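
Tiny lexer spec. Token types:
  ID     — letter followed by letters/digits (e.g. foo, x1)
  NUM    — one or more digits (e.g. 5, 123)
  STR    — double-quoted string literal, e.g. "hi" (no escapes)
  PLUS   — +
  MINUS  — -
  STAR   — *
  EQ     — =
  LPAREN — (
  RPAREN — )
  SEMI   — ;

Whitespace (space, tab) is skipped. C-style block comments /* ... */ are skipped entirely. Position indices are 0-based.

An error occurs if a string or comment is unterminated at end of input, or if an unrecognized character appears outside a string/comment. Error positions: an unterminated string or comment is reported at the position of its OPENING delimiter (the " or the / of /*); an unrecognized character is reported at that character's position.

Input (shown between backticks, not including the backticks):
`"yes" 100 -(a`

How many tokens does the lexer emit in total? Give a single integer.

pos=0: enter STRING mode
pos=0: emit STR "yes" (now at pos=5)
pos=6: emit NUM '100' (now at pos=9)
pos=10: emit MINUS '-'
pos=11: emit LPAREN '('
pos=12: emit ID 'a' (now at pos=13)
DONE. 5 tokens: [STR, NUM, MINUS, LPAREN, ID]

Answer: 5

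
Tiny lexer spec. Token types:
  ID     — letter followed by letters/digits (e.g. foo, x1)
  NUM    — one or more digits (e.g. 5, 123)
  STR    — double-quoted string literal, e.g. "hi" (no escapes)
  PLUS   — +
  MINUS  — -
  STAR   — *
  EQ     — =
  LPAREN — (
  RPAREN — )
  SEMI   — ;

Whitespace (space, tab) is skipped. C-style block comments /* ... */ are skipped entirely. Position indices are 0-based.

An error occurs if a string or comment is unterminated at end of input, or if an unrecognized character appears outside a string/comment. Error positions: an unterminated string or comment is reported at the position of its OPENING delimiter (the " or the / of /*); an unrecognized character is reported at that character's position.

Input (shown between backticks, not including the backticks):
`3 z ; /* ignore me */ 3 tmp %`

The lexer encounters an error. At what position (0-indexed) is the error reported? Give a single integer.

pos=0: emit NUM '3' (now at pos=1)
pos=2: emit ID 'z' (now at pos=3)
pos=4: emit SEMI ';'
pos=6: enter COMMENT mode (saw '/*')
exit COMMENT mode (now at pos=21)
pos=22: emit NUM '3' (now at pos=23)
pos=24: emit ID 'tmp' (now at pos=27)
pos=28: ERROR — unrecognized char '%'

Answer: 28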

━━━━━━━━━━

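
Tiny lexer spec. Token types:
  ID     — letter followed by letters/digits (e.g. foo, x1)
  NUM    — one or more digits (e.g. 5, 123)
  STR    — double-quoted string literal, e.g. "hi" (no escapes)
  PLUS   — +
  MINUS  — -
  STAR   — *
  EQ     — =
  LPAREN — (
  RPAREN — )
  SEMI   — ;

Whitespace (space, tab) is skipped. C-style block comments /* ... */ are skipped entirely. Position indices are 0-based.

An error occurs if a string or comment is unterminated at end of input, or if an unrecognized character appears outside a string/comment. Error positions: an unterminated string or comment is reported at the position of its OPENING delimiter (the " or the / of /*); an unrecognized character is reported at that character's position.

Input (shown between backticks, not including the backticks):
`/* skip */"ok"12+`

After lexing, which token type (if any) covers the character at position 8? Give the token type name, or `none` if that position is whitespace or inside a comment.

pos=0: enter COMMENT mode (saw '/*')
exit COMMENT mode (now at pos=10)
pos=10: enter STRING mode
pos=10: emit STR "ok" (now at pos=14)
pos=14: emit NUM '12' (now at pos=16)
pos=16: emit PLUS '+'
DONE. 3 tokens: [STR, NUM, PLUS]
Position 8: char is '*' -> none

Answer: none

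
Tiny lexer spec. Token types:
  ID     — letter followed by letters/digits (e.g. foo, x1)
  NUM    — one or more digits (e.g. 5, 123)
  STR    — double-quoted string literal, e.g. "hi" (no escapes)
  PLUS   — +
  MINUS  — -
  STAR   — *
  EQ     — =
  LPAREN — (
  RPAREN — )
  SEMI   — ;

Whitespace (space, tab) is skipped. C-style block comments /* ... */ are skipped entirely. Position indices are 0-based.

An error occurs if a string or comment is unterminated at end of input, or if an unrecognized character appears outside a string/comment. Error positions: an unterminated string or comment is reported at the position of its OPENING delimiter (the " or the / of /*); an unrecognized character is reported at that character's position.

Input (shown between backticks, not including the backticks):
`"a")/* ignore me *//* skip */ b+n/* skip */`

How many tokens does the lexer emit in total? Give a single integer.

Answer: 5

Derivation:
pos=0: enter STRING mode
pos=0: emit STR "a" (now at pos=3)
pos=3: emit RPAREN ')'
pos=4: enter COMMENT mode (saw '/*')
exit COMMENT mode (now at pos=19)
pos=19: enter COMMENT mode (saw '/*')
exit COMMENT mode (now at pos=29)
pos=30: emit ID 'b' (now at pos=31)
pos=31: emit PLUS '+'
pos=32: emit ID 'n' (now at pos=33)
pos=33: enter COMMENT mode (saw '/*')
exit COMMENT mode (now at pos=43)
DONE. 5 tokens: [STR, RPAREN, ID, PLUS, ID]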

━━━━━━━━━━

:: WORK TO COMPLETE ::
Scan the entries above, and wherever a line holds the string "ignore", copy it.

:: ANSWER TO THIS EXERCISE ::
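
`3 z ; /* ignore me */ 3 tmp %`
`"a")/* ignore me *//* skip */ b+n/* skip */`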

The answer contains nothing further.